(Collected data)
= = = =

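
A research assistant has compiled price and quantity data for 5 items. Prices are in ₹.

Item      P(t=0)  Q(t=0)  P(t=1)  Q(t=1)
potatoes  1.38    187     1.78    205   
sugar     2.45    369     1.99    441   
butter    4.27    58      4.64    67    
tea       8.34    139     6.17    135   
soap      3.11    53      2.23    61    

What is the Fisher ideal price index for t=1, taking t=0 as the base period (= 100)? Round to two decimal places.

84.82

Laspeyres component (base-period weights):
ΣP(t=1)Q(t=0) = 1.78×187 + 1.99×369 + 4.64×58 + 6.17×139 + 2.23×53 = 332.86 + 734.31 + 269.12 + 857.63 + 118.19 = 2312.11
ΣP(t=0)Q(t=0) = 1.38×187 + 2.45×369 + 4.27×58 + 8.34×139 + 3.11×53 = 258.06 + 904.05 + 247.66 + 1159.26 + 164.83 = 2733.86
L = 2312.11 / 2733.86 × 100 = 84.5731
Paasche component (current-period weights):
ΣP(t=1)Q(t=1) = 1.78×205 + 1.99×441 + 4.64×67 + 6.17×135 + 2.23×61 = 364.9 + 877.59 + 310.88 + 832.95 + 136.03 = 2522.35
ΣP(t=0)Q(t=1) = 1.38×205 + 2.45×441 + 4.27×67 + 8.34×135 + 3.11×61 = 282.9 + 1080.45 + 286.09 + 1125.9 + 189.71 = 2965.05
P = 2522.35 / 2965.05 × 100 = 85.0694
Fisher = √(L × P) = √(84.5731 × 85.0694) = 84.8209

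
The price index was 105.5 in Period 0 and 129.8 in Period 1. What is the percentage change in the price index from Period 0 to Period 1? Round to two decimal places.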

= = = =

In this exercise, the data above is to be printed exactly.

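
A research assistant has compiled price and quantity data for 5 items. Prices are in ₹.

Item      P(t=0)  Q(t=0)  P(t=1)  Q(t=1)
potatoes  1.38    187     1.78    205   
sugar     2.45    369     1.99    441   
butter    4.27    58      4.64    67    
tea       8.34    139     6.17    135   
soap      3.11    53      2.23    61    

What is the Fisher ideal price index for t=1, taking t=0 as the base period (= 100)? Round to two decimal places.

84.82

Laspeyres component (base-period weights):
ΣP(t=1)Q(t=0) = 1.78×187 + 1.99×369 + 4.64×58 + 6.17×139 + 2.23×53 = 332.86 + 734.31 + 269.12 + 857.63 + 118.19 = 2312.11
ΣP(t=0)Q(t=0) = 1.38×187 + 2.45×369 + 4.27×58 + 8.34×139 + 3.11×53 = 258.06 + 904.05 + 247.66 + 1159.26 + 164.83 = 2733.86
L = 2312.11 / 2733.86 × 100 = 84.5731
Paasche component (current-period weights):
ΣP(t=1)Q(t=1) = 1.78×205 + 1.99×441 + 4.64×67 + 6.17×135 + 2.23×61 = 364.9 + 877.59 + 310.88 + 832.95 + 136.03 = 2522.35
ΣP(t=0)Q(t=1) = 1.38×205 + 2.45×441 + 4.27×67 + 8.34×135 + 3.11×61 = 282.9 + 1080.45 + 286.09 + 1125.9 + 189.71 = 2965.05
P = 2522.35 / 2965.05 × 100 = 85.0694
Fisher = √(L × P) = √(84.5731 × 85.0694) = 84.8209

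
The price index was 105.5 in Period 0 and 129.8 in Period 1. What is the percentage change in the price index from Period 0 to Period 1? Round to two decimal places.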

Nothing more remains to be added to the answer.